Dataset entries:
↓↓↓
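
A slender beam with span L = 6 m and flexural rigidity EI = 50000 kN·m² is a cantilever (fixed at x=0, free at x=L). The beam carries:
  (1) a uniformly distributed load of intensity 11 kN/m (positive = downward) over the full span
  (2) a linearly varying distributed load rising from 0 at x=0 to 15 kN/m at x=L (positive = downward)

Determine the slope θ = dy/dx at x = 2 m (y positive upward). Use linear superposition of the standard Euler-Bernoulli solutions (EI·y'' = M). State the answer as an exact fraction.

θ(2) = -1651/150000 rad

Load 1 — uniform load w=11 kN/m over full span:
  θ_1 = -wx(x²-3Lx+3L²)/(6EI) = -11·2·(2²-3·6·2+3·6²)/(6·50000) = -209/37500 rad
Load 2 — triangular load w₀=15 kN/m (0→w₀ over full span):
  θ_2 = (w₀Lx²/4-w₀L²x/3-w₀x⁴/(24L))/EI = (15·6·2²/4-15·6²·2/3-15·2⁴/(24·6))/50000 = -163/30000 rad
Superposition: θ = Σ θ_i = -1651/150000 rad ≈ -0.011007 rad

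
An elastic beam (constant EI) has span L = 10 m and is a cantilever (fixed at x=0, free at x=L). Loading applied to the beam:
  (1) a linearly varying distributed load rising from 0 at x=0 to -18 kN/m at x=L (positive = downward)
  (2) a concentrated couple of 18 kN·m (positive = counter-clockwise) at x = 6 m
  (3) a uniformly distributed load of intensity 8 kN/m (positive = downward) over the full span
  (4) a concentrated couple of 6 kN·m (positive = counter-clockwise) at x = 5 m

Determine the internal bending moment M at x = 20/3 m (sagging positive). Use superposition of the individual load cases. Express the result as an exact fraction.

Load 1 — triangular load w₀=-18 kN/m (0→w₀ over full span):
  M_1 = w₀Lx/2 - w₀L²/3 - w₀x³/(6L) = (-18)·10·(20/3)/2 - (-18)·10²/3 - (-18)·(20/3)³/(6·10) = 800/9 kN·m
Load 2 — applied couple M₀=18 kN·m at a=6 m (b=L-a=4):
  M_2 = 0  [x>a] = 0 kN·m
Load 3 — uniform load w=8 kN/m over full span:
  M_3 = -w(L-x)²/2 = -8·(10-(20/3))²/2 = -400/9 kN·m
Load 4 — applied couple M₀=6 kN·m at a=5 m (b=L-a=5):
  M_4 = 0  [x>a] = 0 kN·m
Superposition: M = Σ M_i = 400/9 kN·m ≈ 44.444444 kN·m

M(20/3) = 400/9 kN·m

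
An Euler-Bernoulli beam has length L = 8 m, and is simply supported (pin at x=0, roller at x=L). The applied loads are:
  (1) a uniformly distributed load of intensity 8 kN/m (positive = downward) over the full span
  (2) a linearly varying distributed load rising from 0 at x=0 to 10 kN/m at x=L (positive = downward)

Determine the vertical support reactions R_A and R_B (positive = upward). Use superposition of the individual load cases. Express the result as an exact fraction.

R_A = 136/3 kN, R_B = 176/3 kN

Load 1 — uniform load w=8 kN/m over full span:
  R_A = wL/2 = 8·8/2 = 32 kN
  R_B = wL/2 = 8·8/2 = 32 kN
Load 2 — triangular load w₀=10 kN/m (0→w₀ over full span):
  R_A = w₀L/6 = 10·8/6 = 40/3 kN
  R_B = w₀L/3 = 10·8/3 = 80/3 kN
Superposition: R_A = 136/3 kN, R_B = 176/3 kN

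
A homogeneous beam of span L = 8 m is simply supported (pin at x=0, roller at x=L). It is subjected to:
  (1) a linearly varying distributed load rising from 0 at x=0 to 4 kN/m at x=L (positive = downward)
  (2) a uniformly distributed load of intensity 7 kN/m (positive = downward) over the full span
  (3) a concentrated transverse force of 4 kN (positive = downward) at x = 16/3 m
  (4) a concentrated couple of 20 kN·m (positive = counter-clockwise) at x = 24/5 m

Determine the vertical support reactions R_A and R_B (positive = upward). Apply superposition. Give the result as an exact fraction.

R_A = 223/6 kN, R_B = 233/6 kN

Load 1 — triangular load w₀=4 kN/m (0→w₀ over full span):
  R_A = w₀L/6 = 4·8/6 = 16/3 kN
  R_B = w₀L/3 = 4·8/3 = 32/3 kN
Load 2 — uniform load w=7 kN/m over full span:
  R_A = wL/2 = 7·8/2 = 28 kN
  R_B = wL/2 = 7·8/2 = 28 kN
Load 3 — point force P=4 kN at a=16/3 m (b=L-a=8/3):
  R_A = Pb/L = 4·(8/3)/8 = 4/3 kN
  R_B = Pa/L = 4·(16/3)/8 = 8/3 kN
Load 4 — applied couple M₀=20 kN·m at a=24/5 m (b=L-a=16/5):
  R_A = M₀/L = 20/8 = 5/2 kN
  R_B = -M₀/L = -20/8 = -5/2 kN
Superposition: R_A = 223/6 kN, R_B = 233/6 kN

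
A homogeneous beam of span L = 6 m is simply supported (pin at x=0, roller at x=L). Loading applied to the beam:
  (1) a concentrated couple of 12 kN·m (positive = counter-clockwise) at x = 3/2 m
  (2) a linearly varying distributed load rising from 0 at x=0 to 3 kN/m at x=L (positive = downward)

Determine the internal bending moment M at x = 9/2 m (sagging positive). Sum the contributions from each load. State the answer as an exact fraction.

Load 1 — applied couple M₀=12 kN·m at a=3/2 m (b=L-a=9/2):
  M_1 = M₀x/L - M₀  [x>a] = 12·(9/2)/6 - 12 = -3 kN·m
Load 2 — triangular load w₀=3 kN/m (0→w₀ over full span):
  M_2 = w₀Lx/6 - w₀x³/(6L) = 3·6·(9/2)/6 - 3·(9/2)³/(6·6) = 189/32 kN·m
Superposition: M = Σ M_i = 93/32 kN·m ≈ 2.906250 kN·m

M(9/2) = 93/32 kN·m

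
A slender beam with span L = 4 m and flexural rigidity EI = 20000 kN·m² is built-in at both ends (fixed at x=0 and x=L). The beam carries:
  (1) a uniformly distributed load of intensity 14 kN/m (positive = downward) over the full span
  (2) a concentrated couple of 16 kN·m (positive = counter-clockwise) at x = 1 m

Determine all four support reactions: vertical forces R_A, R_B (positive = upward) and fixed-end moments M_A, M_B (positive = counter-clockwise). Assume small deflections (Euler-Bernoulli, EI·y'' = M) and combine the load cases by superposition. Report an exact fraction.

Load 1 — uniform load w=14 kN/m over full span:
  R_A = wL/2 = 14·4/2 = 28 kN
  M_A = wL²/12 = 14·4²/12 = 56/3 kN·m
  R_B = wL/2 = 14·4/2 = 28 kN
  M_B = -wL²/12 = -14·4²/12 = -56/3 kN·m
Load 2 — applied couple M₀=16 kN·m at a=1 m (b=L-a=3):
  R_A = 6M₀ab/L³ = 6·16·1·3/4³ = 9/2 kN
  M_A = M₀b(2a-b)/L² = 16·3·(2·1-3)/4² = -3 kN·m
  R_B = -6M₀ab/L³ = -6·16·1·3/4³ = -9/2 kN
  M_B = M₀a(2b-a)/L² = 16·1·(2·3-1)/4² = 5 kN·m
Superposition: R_A = 65/2 kN, M_A = 47/3 kN·m, R_B = 47/2 kN, M_B = -41/3 kN·m

R_A = 65/2 kN, M_A = 47/3 kN·m, R_B = 47/2 kN, M_B = -41/3 kN·m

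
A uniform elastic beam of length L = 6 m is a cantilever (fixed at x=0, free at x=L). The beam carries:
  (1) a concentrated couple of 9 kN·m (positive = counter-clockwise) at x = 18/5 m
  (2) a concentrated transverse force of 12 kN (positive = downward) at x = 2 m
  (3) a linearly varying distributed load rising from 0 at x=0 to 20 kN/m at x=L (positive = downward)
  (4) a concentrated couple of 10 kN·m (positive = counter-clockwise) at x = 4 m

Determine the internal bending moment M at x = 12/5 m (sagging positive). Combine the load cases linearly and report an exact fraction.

M(12/5) = -2117/25 kN·m

Load 1 — applied couple M₀=9 kN·m at a=18/5 m (b=L-a=12/5):
  M_1 = M₀  [x≤a] = 9 = 9 kN·m
Load 2 — point force P=12 kN at a=2 m (b=L-a=4):
  M_2 = 0  [x>a] = 0 kN·m
Load 3 — triangular load w₀=20 kN/m (0→w₀ over full span):
  M_3 = w₀Lx/2 - w₀L²/3 - w₀x³/(6L) = 20·6·(12/5)/2 - 20·6²/3 - 20·(12/5)³/(6·6) = -2592/25 kN·m
Load 4 — applied couple M₀=10 kN·m at a=4 m (b=L-a=2):
  M_4 = M₀  [x≤a] = 10 = 10 kN·m
Superposition: M = Σ M_i = -2117/25 kN·m ≈ -84.680000 kN·m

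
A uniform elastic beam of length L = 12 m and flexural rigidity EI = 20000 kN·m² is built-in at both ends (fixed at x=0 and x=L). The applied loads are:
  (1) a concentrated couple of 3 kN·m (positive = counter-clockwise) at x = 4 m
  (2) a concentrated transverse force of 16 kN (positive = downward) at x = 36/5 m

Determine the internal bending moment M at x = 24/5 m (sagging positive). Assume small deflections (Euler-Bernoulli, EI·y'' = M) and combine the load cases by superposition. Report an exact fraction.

Load 1 — applied couple M₀=3 kN·m at a=4 m (b=L-a=8):
  M_1 = R_Ax - M_A - M₀  [x>a] with R_A=1/3, M_A=0 = (1/3)·(24/5) - 0 - 3 = -7/5 kN·m
Load 2 — point force P=16 kN at a=36/5 m (b=L-a=24/5):
  M_2 = Pb²(3a+b)x/L³ - Pab²/L²  [x≤a] = 16·(24/5)²·(3·(36/5)+(24/5))·(24/5)/12³ - 16·(36/5)·(24/5)²/12² = 5376/625 kN·m
Superposition: M = Σ M_i = 4501/625 kN·m ≈ 7.201600 kN·m

M(24/5) = 4501/625 kN·m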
↑↑↑
• _Work to be completed_: Across the entries above, work out the count of lines that hold the word "transverse", and state that number alone.

• _Answer to this problem_: 3